### Task objective
From the records below, work out how many lines contain "Supply". Reply with that number alone.

Records from a dataset:
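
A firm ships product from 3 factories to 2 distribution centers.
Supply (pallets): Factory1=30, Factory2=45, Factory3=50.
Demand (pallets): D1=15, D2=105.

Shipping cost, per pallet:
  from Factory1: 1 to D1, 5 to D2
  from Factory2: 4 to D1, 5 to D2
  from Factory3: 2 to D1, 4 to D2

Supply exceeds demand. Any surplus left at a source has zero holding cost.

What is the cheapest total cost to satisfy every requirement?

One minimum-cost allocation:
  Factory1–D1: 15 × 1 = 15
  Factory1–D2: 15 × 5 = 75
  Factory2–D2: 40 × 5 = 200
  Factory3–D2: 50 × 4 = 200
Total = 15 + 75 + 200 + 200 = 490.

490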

### Answer below
2